• INPUT DATA:
================
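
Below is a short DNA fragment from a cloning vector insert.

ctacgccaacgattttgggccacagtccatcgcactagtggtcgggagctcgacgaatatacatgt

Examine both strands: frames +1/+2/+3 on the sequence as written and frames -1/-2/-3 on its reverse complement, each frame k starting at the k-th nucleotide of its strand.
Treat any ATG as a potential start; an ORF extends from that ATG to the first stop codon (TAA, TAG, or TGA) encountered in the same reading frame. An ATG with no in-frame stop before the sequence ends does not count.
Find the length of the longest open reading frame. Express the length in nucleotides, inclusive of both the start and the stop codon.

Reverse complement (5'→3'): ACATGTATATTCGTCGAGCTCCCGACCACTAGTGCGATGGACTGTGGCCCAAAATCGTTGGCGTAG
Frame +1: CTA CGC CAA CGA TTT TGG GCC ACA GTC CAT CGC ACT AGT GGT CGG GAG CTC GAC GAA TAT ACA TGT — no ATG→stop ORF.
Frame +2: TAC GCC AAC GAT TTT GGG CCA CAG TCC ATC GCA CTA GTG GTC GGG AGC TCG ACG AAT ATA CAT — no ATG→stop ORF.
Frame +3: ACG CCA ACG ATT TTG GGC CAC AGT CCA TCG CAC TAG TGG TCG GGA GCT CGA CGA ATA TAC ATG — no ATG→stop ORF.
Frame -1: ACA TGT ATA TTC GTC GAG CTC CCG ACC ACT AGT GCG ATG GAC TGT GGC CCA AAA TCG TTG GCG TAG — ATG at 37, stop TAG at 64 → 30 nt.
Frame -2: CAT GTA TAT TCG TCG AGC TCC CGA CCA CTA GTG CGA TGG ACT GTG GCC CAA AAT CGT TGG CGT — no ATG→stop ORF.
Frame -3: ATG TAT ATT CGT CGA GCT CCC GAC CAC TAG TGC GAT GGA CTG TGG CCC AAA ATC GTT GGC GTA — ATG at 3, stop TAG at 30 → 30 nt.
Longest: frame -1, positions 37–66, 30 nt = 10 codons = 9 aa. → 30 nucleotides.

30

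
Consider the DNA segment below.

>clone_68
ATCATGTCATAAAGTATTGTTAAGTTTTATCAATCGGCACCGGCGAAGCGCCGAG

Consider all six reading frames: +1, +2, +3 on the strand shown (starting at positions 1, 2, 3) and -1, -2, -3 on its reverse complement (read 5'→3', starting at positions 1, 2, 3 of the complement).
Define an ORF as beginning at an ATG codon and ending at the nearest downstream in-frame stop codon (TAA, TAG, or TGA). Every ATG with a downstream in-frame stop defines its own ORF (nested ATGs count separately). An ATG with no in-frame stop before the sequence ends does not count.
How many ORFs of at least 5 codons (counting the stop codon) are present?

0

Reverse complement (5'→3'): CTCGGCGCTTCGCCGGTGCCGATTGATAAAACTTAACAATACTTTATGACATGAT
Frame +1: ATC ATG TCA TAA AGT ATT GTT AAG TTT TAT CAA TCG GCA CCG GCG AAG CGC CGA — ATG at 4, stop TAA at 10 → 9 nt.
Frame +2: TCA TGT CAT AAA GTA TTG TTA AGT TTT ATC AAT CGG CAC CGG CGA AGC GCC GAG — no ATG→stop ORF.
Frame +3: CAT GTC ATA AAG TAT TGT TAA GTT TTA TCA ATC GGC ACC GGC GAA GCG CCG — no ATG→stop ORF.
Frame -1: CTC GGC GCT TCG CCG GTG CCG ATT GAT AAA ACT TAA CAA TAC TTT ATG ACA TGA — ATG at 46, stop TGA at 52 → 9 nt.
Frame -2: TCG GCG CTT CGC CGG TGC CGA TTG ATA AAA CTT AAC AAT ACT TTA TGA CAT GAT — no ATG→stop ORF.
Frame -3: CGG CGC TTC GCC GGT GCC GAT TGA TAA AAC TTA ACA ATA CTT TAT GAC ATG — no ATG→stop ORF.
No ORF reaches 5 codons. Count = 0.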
================
• WHAT YOU WILL DO:
Each record, from first to last, should be returned verbatim.

• ANSWER BOX:
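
Below is a short DNA fragment from a cloning vector insert.

ctacgccaacgattttgggccacagtccatcgcactagtggtcgggagctcgacgaatatacatgt

Examine both strands: frames +1/+2/+3 on the sequence as written and frames -1/-2/-3 on its reverse complement, each frame k starting at the k-th nucleotide of its strand.
Treat any ATG as a potential start; an ORF extends from that ATG to the first stop codon (TAA, TAG, or TGA) encountered in the same reading frame. An ATG with no in-frame stop before the sequence ends does not count.
Find the length of the longest open reading frame. Express the length in nucleotides, inclusive of both the start and the stop codon.

Reverse complement (5'→3'): ACATGTATATTCGTCGAGCTCCCGACCACTAGTGCGATGGACTGTGGCCCAAAATCGTTGGCGTAG
Frame +1: CTA CGC CAA CGA TTT TGG GCC ACA GTC CAT CGC ACT AGT GGT CGG GAG CTC GAC GAA TAT ACA TGT — no ATG→stop ORF.
Frame +2: TAC GCC AAC GAT TTT GGG CCA CAG TCC ATC GCA CTA GTG GTC GGG AGC TCG ACG AAT ATA CAT — no ATG→stop ORF.
Frame +3: ACG CCA ACG ATT TTG GGC CAC AGT CCA TCG CAC TAG TGG TCG GGA GCT CGA CGA ATA TAC ATG — no ATG→stop ORF.
Frame -1: ACA TGT ATA TTC GTC GAG CTC CCG ACC ACT AGT GCG ATG GAC TGT GGC CCA AAA TCG TTG GCG TAG — ATG at 37, stop TAG at 64 → 30 nt.
Frame -2: CAT GTA TAT TCG TCG AGC TCC CGA CCA CTA GTG CGA TGG ACT GTG GCC CAA AAT CGT TGG CGT — no ATG→stop ORF.
Frame -3: ATG TAT ATT CGT CGA GCT CCC GAC CAC TAG TGC GAT GGA CTG TGG CCC AAA ATC GTT GGC GTA — ATG at 3, stop TAG at 30 → 30 nt.
Longest: frame -1, positions 37–66, 30 nt = 10 codons = 9 aa. → 30 nucleotides.

30

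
Consider the DNA segment below.

>clone_68
ATCATGTCATAAAGTATTGTTAAGTTTTATCAATCGGCACCGGCGAAGCGCCGAG

Consider all six reading frames: +1, +2, +3 on the strand shown (starting at positions 1, 2, 3) and -1, -2, -3 on its reverse complement (read 5'→3', starting at positions 1, 2, 3 of the complement).
Define an ORF as beginning at an ATG codon and ending at the nearest downstream in-frame stop codon (TAA, TAG, or TGA). Every ATG with a downstream in-frame stop defines its own ORF (nested ATGs count separately). An ATG with no in-frame stop before the sequence ends does not count.
How many ORFs of at least 5 codons (counting the stop codon) are present?

0

Reverse complement (5'→3'): CTCGGCGCTTCGCCGGTGCCGATTGATAAAACTTAACAATACTTTATGACATGAT
Frame +1: ATC ATG TCA TAA AGT ATT GTT AAG TTT TAT CAA TCG GCA CCG GCG AAG CGC CGA — ATG at 4, stop TAA at 10 → 9 nt.
Frame +2: TCA TGT CAT AAA GTA TTG TTA AGT TTT ATC AAT CGG CAC CGG CGA AGC GCC GAG — no ATG→stop ORF.
Frame +3: CAT GTC ATA AAG TAT TGT TAA GTT TTA TCA ATC GGC ACC GGC GAA GCG CCG — no ATG→stop ORF.
Frame -1: CTC GGC GCT TCG CCG GTG CCG ATT GAT AAA ACT TAA CAA TAC TTT ATG ACA TGA — ATG at 46, stop TGA at 52 → 9 nt.
Frame -2: TCG GCG CTT CGC CGG TGC CGA TTG ATA AAA CTT AAC AAT ACT TTA TGA CAT GAT — no ATG→stop ORF.
Frame -3: CGG CGC TTC GCC GGT GCC GAT TGA TAA AAC TTA ACA ATA CTT TAT GAC ATG — no ATG→stop ORF.
No ORF reaches 5 codons. Count = 0.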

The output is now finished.